#### Provided data:

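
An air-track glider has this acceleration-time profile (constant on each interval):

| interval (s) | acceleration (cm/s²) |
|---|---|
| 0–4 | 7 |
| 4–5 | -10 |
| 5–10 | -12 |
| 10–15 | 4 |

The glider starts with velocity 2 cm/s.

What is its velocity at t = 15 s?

Δv equals the area under the a-t graph; then v = v₀ + Δv.
0–4 s: 7 × 4 = 28 cm/s
4–5 s: -10 × 1 = -10 cm/s
5–10 s: -12 × 5 = -60 cm/s
10–15 s: 4 × 5 = 20 cm/s
Δv = -22 cm/s, so v(15) = 2 + (-22) = -20 cm/s.

-20 cm/s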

#### Exercise description:
When the entries above are retyped, each line must stay exactly as it is.

#### Exercise result:
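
An air-track glider has this acceleration-time profile (constant on each interval):

| interval (s) | acceleration (cm/s²) |
|---|---|
| 0–4 | 7 |
| 4–5 | -10 |
| 5–10 | -12 |
| 10–15 | 4 |

The glider starts with velocity 2 cm/s.

What is its velocity at t = 15 s?

Δv equals the area under the a-t graph; then v = v₀ + Δv.
0–4 s: 7 × 4 = 28 cm/s
4–5 s: -10 × 1 = -10 cm/s
5–10 s: -12 × 5 = -60 cm/s
10–15 s: 4 × 5 = 20 cm/s
Δv = -22 cm/s, so v(15) = 2 + (-22) = -20 cm/s.

-20 cm/s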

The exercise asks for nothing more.